- DIRECTIONS
In the entries below, the lines from the one with "- t = 17 s: position = 2 cm" through the one with "The acceleration of a lab" are to be copied exactly; both ends count.

*** Begin section ***

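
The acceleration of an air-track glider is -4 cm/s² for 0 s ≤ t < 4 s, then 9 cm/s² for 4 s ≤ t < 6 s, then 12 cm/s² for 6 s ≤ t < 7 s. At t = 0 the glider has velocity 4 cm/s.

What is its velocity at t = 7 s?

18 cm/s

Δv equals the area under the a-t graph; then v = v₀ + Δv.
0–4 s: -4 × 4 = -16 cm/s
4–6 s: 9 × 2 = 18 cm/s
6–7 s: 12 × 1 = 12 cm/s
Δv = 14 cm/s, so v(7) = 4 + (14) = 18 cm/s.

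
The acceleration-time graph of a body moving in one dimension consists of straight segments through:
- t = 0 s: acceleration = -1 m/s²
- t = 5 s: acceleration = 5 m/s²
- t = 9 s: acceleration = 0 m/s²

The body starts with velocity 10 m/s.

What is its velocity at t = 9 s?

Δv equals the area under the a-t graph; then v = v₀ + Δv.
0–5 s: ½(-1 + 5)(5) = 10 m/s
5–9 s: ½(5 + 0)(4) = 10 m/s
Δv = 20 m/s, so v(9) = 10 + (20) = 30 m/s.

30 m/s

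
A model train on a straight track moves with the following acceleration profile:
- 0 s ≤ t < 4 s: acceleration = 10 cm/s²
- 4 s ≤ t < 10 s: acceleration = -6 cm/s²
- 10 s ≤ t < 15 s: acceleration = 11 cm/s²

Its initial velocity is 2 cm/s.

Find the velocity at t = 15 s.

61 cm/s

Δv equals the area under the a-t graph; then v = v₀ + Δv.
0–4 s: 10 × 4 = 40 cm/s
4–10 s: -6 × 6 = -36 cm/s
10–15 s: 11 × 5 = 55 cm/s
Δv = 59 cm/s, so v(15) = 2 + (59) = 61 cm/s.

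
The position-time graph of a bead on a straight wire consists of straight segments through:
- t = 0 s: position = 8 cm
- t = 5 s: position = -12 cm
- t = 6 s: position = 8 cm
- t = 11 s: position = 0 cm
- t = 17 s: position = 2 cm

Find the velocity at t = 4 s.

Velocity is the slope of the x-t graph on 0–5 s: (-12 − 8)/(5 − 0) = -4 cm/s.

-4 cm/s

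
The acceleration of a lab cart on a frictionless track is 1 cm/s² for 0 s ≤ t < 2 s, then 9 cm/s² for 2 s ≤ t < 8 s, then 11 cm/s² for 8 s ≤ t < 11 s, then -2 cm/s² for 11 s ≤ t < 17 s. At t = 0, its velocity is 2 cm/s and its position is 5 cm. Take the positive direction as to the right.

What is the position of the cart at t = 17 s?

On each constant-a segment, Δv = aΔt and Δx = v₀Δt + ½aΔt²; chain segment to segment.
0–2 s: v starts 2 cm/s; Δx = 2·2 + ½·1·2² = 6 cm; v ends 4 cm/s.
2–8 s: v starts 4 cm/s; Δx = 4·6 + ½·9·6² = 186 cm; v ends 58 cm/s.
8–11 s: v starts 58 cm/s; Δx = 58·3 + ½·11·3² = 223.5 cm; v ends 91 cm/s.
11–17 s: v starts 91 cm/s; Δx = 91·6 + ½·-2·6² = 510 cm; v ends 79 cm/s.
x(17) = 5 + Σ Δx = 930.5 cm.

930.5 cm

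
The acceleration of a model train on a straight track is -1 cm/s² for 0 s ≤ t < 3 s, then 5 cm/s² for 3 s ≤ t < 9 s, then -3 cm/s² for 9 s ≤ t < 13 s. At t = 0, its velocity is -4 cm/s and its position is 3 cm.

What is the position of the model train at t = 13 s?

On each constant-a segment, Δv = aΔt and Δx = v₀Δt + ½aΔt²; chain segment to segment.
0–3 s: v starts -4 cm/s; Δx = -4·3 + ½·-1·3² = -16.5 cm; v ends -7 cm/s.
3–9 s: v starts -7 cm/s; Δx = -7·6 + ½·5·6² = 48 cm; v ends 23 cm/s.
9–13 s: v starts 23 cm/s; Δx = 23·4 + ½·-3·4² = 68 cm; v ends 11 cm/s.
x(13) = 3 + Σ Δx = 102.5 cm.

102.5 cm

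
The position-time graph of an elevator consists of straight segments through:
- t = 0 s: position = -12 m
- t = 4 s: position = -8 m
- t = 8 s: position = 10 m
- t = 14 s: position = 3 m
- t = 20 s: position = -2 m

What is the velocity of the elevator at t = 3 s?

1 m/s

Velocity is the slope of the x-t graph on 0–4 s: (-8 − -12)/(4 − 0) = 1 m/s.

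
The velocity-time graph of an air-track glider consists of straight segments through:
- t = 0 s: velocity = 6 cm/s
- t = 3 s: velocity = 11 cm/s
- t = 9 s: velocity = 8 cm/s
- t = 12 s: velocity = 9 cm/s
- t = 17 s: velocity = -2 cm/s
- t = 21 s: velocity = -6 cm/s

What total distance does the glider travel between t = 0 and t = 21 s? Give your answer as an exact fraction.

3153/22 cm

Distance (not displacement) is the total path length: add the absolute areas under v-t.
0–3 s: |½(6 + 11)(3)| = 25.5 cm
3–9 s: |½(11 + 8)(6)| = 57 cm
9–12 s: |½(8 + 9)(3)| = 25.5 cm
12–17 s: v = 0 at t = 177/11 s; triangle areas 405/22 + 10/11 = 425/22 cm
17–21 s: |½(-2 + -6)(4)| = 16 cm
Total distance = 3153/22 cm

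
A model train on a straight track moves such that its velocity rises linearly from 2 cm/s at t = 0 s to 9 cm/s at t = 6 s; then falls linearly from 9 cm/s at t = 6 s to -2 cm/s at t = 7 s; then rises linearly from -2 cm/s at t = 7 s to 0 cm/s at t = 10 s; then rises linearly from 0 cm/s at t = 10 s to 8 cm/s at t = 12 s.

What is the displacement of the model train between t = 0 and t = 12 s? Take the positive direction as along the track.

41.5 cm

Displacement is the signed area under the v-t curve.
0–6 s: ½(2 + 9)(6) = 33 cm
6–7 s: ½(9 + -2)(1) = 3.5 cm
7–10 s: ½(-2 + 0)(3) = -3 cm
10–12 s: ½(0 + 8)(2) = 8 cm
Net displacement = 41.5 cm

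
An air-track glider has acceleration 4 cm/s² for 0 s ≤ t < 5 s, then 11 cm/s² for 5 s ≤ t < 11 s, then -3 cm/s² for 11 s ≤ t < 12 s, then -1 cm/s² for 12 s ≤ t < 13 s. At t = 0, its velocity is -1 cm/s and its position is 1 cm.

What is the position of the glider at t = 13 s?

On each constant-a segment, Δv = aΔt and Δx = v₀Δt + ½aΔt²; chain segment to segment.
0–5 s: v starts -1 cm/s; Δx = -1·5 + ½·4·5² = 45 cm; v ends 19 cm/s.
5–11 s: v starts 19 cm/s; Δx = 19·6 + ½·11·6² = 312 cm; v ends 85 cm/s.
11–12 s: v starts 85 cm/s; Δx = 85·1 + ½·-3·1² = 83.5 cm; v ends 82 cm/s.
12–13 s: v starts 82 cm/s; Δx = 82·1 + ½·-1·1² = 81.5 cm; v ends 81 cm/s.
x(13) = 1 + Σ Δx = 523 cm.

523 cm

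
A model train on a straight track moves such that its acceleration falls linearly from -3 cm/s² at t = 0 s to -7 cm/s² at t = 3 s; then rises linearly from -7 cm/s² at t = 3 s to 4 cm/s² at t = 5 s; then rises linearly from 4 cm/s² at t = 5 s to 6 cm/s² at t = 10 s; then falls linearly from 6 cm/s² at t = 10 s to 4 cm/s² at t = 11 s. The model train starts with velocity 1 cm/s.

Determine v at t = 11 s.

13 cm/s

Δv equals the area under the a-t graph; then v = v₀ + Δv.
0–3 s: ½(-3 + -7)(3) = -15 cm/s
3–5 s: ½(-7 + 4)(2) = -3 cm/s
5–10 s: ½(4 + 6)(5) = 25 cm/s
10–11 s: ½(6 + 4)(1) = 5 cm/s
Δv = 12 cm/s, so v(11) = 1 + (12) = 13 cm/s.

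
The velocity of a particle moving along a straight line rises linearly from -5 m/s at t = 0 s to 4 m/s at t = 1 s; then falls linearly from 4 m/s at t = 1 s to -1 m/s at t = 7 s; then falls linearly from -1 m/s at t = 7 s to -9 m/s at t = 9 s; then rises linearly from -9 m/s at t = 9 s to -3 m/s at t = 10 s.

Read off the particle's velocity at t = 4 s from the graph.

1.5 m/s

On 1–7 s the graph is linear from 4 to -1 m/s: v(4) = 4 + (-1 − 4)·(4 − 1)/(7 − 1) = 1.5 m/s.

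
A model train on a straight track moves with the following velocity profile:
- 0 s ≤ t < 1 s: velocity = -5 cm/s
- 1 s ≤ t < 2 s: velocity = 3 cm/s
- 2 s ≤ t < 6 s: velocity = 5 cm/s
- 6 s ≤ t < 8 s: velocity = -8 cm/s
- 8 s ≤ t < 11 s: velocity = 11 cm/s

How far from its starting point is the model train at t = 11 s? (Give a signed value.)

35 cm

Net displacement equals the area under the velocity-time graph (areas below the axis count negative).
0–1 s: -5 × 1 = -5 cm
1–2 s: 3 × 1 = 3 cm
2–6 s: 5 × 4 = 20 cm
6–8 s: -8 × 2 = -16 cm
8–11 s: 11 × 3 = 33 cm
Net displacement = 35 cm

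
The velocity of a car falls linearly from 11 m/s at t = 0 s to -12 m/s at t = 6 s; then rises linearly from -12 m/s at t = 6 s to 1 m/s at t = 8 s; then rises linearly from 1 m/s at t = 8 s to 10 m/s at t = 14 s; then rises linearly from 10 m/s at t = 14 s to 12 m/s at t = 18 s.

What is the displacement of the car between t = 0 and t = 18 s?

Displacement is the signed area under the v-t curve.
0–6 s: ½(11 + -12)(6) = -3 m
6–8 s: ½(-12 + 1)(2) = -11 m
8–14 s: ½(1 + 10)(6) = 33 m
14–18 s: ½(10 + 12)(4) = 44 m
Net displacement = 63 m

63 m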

*** End section ***
*** Begin section ***

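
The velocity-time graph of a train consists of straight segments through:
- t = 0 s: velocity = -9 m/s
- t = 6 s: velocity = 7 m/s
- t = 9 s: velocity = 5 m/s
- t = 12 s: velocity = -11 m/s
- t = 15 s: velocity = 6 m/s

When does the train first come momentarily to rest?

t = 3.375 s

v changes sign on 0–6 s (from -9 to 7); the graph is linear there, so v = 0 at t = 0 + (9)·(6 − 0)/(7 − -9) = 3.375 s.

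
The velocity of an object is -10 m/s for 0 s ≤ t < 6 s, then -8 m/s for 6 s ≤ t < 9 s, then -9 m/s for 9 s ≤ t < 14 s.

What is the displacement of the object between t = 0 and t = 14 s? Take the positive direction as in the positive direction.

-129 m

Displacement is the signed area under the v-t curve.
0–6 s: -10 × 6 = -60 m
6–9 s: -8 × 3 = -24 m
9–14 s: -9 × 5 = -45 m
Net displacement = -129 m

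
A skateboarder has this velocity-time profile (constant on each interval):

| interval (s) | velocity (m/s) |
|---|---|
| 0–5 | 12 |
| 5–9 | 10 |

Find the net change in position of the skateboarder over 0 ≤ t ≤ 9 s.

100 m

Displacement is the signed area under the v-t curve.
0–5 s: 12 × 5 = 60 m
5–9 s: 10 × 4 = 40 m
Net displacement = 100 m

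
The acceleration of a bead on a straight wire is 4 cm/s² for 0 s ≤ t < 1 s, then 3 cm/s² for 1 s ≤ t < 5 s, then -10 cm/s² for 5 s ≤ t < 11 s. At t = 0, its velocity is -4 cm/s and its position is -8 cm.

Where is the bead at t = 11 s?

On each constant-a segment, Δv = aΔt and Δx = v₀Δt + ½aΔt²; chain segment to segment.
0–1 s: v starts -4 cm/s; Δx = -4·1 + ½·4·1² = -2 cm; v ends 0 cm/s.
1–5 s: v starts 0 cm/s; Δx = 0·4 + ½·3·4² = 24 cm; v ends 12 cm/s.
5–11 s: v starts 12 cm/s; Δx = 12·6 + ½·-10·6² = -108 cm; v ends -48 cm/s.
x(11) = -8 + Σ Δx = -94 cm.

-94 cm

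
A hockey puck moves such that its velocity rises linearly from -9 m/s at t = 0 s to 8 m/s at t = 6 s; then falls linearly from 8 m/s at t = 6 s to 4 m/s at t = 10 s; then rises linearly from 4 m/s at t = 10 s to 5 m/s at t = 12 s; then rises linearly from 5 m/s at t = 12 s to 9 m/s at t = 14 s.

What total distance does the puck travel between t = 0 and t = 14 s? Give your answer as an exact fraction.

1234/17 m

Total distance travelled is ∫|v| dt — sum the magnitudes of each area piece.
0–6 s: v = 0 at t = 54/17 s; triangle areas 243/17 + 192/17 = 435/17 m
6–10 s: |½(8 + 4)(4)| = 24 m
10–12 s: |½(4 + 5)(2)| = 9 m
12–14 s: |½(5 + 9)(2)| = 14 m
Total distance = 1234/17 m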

*** End section ***
*** Begin section ***

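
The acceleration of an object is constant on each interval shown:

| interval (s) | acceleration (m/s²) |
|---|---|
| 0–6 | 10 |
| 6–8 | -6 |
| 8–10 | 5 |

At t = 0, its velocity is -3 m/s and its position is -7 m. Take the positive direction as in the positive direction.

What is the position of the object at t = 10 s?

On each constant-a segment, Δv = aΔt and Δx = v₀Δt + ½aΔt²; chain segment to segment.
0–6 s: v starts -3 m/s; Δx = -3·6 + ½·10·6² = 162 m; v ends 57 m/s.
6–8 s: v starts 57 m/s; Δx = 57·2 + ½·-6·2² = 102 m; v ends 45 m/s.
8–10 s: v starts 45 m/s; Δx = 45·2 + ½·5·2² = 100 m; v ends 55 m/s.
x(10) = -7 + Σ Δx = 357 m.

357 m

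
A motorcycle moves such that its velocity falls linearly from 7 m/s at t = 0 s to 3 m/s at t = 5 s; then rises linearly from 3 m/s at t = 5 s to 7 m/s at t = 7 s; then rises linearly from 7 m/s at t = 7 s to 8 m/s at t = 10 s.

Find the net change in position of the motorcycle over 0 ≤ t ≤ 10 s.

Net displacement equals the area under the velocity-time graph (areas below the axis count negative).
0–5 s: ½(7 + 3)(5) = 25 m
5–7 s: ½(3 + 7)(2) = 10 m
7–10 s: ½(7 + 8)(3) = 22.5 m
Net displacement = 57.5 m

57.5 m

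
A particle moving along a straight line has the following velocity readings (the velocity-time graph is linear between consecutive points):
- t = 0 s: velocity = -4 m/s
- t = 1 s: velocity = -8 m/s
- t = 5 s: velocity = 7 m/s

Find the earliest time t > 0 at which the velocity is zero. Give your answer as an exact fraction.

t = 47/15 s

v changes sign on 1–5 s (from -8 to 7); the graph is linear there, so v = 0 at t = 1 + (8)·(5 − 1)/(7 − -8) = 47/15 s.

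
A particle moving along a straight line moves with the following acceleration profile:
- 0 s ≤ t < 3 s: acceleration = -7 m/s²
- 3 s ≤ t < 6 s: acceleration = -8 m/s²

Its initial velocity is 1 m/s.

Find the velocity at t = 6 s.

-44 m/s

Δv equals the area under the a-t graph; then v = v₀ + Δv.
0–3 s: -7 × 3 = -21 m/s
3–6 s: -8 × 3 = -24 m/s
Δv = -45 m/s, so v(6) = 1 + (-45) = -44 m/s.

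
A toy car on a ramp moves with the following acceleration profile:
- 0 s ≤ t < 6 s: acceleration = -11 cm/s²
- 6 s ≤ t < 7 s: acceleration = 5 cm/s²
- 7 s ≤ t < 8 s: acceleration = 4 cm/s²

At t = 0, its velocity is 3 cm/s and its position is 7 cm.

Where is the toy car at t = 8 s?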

*** End section ***

- TASK RESPONSE
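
- t = 17 s: position = 2 cm

Find the velocity at t = 4 s.

Velocity is the slope of the x-t graph on 0–5 s: (-12 − 8)/(5 − 0) = -4 cm/s.

-4 cm/s

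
The acceleration of a lab cart on a frictionless track is 1 cm/s² for 0 s ≤ t < 2 s, then 9 cm/s² for 2 s ≤ t < 8 s, then 11 cm/s² for 8 s ≤ t < 11 s, then -2 cm/s² for 11 s ≤ t < 17 s. At t = 0, its velocity is 2 cm/s and its position is 5 cm. Take the positive direction as to the right.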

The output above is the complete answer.